ENTRIES SUPPLIED Start Marker

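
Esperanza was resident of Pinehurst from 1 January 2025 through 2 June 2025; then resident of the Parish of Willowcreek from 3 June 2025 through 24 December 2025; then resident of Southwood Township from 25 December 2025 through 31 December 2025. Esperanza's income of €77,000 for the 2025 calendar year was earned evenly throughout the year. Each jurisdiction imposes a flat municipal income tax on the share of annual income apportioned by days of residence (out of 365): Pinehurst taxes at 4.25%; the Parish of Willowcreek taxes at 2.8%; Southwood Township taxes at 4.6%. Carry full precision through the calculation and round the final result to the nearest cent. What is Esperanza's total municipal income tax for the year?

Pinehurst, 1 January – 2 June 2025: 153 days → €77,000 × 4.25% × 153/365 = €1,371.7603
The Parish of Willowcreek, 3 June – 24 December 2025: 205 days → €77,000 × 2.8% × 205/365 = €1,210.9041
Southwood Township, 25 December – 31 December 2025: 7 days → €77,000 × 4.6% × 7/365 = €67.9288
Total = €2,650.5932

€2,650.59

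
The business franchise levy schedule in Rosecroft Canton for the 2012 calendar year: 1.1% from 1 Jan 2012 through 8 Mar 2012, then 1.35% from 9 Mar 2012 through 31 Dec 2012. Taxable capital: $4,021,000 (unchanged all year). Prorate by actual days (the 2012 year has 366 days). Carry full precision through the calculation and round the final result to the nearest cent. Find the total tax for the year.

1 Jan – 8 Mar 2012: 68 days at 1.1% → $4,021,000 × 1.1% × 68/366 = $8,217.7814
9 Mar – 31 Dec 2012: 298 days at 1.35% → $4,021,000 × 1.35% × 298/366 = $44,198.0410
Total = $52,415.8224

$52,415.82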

ENTRIES SUPPLIED End Marker

= WORK ITEM =
Each entry must be set down exactly as it appears.

= YOUR RESPONSE =
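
Esperanza was resident of Pinehurst from 1 January 2025 through 2 June 2025; then resident of the Parish of Willowcreek from 3 June 2025 through 24 December 2025; then resident of Southwood Township from 25 December 2025 through 31 December 2025. Esperanza's income of €77,000 for the 2025 calendar year was earned evenly throughout the year. Each jurisdiction imposes a flat municipal income tax on the share of annual income apportioned by days of residence (out of 365): Pinehurst taxes at 4.25%; the Parish of Willowcreek taxes at 2.8%; Southwood Township taxes at 4.6%. Carry full precision through the calculation and round the final result to the nearest cent. What is Esperanza's total municipal income tax for the year?

Pinehurst, 1 January – 2 June 2025: 153 days → €77,000 × 4.25% × 153/365 = €1,371.7603
The Parish of Willowcreek, 3 June – 24 December 2025: 205 days → €77,000 × 2.8% × 205/365 = €1,210.9041
Southwood Township, 25 December – 31 December 2025: 7 days → €77,000 × 4.6% × 7/365 = €67.9288
Total = €2,650.5932

€2,650.59

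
The business franchise levy schedule in Rosecroft Canton for the 2012 calendar year: 1.1% from 1 Jan 2012 through 8 Mar 2012, then 1.35% from 9 Mar 2012 through 31 Dec 2012. Taxable capital: $4,021,000 (unchanged all year). Prorate by actual days (the 2012 year has 366 days). Carry full precision through the calculation and round the final result to the nearest cent. Find the total tax for the year.

1 Jan – 8 Mar 2012: 68 days at 1.1% → $4,021,000 × 1.1% × 68/366 = $8,217.7814
9 Mar – 31 Dec 2012: 298 days at 1.35% → $4,021,000 × 1.35% × 298/366 = $44,198.0410
Total = $52,415.8224

$52,415.82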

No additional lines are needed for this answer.